▶ [WHAT THIS TASK INVOLVES]
Send back exactly the lines from the opening line of the records below through the one with "- Dana Esposito".

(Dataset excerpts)
⟨
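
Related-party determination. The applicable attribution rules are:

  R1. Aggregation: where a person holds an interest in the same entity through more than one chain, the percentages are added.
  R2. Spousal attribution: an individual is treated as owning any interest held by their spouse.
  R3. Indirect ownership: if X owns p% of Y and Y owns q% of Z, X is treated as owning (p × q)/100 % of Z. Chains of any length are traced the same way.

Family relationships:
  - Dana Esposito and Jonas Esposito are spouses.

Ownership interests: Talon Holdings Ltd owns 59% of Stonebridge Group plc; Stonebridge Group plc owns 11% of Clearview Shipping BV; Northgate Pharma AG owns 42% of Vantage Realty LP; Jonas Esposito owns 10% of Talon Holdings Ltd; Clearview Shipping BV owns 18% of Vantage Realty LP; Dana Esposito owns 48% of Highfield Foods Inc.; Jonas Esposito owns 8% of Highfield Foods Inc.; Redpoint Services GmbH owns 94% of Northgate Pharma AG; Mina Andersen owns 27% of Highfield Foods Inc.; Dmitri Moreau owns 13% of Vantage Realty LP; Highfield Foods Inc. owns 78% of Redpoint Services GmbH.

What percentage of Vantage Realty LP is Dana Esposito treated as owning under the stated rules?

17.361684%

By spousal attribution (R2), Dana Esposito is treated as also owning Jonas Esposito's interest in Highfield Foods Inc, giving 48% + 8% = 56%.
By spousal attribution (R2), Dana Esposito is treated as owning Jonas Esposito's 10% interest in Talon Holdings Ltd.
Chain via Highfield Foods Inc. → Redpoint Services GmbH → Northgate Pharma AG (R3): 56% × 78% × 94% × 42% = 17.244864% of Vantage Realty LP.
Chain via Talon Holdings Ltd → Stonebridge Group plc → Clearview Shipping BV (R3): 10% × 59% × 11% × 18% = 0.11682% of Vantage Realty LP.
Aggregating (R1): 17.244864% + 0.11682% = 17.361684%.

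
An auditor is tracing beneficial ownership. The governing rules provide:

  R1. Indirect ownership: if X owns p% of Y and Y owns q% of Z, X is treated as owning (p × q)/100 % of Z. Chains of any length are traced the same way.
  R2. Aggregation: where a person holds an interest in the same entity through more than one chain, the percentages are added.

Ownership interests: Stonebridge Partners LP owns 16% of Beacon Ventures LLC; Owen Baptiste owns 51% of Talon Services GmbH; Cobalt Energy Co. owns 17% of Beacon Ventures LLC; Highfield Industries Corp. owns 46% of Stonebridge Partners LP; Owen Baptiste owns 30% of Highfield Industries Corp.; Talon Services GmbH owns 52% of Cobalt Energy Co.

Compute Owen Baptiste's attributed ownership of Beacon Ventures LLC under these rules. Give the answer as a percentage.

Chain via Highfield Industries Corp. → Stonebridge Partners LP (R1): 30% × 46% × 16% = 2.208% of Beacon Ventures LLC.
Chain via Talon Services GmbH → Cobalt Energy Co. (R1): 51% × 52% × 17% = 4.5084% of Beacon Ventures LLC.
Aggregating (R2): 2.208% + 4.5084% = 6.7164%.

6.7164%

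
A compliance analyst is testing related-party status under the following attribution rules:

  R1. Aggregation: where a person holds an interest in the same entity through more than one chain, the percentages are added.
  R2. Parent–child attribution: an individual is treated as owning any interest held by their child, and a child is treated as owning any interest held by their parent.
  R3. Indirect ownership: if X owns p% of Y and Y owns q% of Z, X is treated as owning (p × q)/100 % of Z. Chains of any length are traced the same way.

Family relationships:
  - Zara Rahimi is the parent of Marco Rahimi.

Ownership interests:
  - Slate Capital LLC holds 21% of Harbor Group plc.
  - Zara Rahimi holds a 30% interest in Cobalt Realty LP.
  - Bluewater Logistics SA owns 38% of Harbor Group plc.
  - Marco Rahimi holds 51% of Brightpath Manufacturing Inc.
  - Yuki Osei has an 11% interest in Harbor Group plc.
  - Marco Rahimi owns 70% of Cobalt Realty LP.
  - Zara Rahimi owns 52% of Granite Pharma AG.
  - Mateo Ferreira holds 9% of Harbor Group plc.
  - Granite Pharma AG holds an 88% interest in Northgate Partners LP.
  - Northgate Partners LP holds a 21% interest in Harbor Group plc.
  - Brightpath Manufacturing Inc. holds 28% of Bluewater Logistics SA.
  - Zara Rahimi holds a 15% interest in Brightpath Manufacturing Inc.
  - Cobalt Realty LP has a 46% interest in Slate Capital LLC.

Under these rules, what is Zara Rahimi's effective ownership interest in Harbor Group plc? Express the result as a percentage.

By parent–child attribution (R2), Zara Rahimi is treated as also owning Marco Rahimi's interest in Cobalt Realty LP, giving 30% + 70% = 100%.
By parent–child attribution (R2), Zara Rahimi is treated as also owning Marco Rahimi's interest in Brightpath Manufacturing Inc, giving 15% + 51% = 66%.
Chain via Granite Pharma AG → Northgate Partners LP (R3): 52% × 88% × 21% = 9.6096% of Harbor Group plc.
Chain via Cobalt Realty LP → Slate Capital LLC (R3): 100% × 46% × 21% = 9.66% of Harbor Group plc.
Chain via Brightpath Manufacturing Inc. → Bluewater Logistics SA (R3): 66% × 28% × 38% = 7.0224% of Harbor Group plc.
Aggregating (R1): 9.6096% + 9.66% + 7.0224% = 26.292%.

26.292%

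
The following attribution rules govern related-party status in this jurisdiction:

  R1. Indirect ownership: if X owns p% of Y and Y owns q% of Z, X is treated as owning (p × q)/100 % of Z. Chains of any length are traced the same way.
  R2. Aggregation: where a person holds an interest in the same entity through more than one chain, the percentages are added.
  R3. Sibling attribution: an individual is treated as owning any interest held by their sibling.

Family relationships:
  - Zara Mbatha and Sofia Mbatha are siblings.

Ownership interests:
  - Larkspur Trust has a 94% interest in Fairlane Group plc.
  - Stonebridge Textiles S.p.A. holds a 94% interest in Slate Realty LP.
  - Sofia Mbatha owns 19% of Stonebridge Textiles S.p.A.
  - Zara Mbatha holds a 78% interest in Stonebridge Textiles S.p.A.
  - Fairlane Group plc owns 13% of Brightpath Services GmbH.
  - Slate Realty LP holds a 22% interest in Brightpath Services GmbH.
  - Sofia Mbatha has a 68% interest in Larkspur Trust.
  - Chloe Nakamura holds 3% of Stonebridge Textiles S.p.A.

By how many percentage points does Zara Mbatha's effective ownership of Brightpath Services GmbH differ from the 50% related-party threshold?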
⟩
▶ [TASK ANSWER]
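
Related-party determination. The applicable attribution rules are:

  R1. Aggregation: where a person holds an interest in the same entity through more than one chain, the percentages are added.
  R2. Spousal attribution: an individual is treated as owning any interest held by their spouse.
  R3. Indirect ownership: if X owns p% of Y and Y owns q% of Z, X is treated as owning (p × q)/100 % of Z. Chains of any length are traced the same way.

Family relationships:
  - Dana Esposito and Jonas Esposito are spouses.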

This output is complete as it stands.